• [Brief] Each line of the data below must be given again exactly as written.

Segment Start: Given data

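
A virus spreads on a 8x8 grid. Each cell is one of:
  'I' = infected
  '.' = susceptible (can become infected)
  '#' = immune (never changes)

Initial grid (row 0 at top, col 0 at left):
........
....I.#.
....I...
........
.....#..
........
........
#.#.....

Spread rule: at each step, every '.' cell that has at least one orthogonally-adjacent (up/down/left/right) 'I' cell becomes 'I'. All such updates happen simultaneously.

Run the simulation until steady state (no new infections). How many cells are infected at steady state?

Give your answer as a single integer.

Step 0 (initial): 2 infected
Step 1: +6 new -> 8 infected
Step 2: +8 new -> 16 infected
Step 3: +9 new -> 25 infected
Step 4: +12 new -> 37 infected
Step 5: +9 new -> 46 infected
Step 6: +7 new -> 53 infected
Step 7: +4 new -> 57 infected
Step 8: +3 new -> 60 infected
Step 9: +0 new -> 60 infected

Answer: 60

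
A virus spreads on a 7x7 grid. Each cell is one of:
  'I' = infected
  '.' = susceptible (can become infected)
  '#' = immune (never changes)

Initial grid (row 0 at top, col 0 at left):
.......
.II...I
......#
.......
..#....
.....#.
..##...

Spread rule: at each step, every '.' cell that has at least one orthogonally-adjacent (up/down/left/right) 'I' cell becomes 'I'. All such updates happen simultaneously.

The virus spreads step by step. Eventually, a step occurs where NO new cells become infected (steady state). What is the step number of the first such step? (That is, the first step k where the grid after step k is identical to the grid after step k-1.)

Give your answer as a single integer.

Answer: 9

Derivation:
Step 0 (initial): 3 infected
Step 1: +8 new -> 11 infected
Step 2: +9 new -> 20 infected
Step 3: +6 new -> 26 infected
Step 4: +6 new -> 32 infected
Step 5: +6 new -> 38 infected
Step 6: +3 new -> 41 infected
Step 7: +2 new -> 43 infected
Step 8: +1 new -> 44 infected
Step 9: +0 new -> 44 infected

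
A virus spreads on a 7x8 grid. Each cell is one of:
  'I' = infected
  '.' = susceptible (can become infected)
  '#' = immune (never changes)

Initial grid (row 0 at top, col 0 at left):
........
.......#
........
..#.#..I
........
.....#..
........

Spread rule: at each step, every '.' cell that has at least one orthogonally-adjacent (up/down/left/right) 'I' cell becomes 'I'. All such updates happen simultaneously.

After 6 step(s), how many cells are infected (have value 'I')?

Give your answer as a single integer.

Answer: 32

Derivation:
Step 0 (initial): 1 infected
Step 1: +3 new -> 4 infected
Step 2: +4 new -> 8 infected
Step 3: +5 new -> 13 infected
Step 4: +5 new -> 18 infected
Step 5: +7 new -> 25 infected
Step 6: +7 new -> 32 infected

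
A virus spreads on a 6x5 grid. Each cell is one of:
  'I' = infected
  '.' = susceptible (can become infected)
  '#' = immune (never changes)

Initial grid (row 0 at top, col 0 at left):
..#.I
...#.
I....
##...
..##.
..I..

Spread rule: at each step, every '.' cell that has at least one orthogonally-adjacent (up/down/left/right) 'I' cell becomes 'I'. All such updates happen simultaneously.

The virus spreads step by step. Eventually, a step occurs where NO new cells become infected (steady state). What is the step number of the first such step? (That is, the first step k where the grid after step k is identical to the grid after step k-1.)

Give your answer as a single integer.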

Segment End: Given data

• [Exercise response]
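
A virus spreads on a 8x8 grid. Each cell is one of:
  'I' = infected
  '.' = susceptible (can become infected)
  '#' = immune (never changes)

Initial grid (row 0 at top, col 0 at left):
........
....I.#.
....I...
........
.....#..
........
........
#.#.....

Spread rule: at each step, every '.' cell that has at least one orthogonally-adjacent (up/down/left/right) 'I' cell becomes 'I'. All such updates happen simultaneously.

Run the simulation until steady state (no new infections). How many cells are infected at steady state?

Give your answer as a single integer.

Step 0 (initial): 2 infected
Step 1: +6 new -> 8 infected
Step 2: +8 new -> 16 infected
Step 3: +9 new -> 25 infected
Step 4: +12 new -> 37 infected
Step 5: +9 new -> 46 infected
Step 6: +7 new -> 53 infected
Step 7: +4 new -> 57 infected
Step 8: +3 new -> 60 infected
Step 9: +0 new -> 60 infected

Answer: 60

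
A virus spreads on a 7x7 grid. Each cell is one of:
  'I' = infected
  '.' = susceptible (can become infected)
  '#' = immune (never changes)

Initial grid (row 0 at top, col 0 at left):
.......
.II...I
......#
.......
..#....
.....#.
..##...

Spread rule: at each step, every '.' cell that has at least one orthogonally-adjacent (up/down/left/right) 'I' cell becomes 'I'. All such updates happen simultaneously.

The virus spreads step by step. Eventually, a step occurs where NO new cells become infected (steady state). What is the step number of the first such step? (That is, the first step k where the grid after step k is identical to the grid after step k-1.)

Give your answer as a single integer.

Answer: 9

Derivation:
Step 0 (initial): 3 infected
Step 1: +8 new -> 11 infected
Step 2: +9 new -> 20 infected
Step 3: +6 new -> 26 infected
Step 4: +6 new -> 32 infected
Step 5: +6 new -> 38 infected
Step 6: +3 new -> 41 infected
Step 7: +2 new -> 43 infected
Step 8: +1 new -> 44 infected
Step 9: +0 new -> 44 infected

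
A virus spreads on a 7x8 grid. Each cell is one of:
  'I' = infected
  '.' = susceptible (can become infected)
  '#' = immune (never changes)

Initial grid (row 0 at top, col 0 at left):
........
.......#
........
..#.#..I
........
.....#..
........

Spread rule: at each step, every '.' cell that has at least one orthogonally-adjacent (up/down/left/right) 'I' cell becomes 'I'. All such updates happen simultaneously.

After 6 step(s), how many cells are infected (have value 'I')?

Give your answer as a single integer.

Answer: 32

Derivation:
Step 0 (initial): 1 infected
Step 1: +3 new -> 4 infected
Step 2: +4 new -> 8 infected
Step 3: +5 new -> 13 infected
Step 4: +5 new -> 18 infected
Step 5: +7 new -> 25 infected
Step 6: +7 new -> 32 infected

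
A virus spreads on a 6x5 grid. Each cell is one of:
  'I' = infected
  '.' = susceptible (can become infected)
  '#' = immune (never changes)

Initial grid (row 0 at top, col 0 at left):
..#.I
...#.
I....
##...
..##.
..I..

Spread rule: at each step, every '.' cell that has at least one orthogonally-adjacent (up/down/left/right) 'I' cell becomes 'I'. All such updates happen simultaneously.

The virus spreads step by step. Eventually, a step occurs where NO new cells become infected (steady state). What is the step number of the first such step? (That is, the first step k where the grid after step k is identical to the grid after step k-1.)

Give your answer as a single integer.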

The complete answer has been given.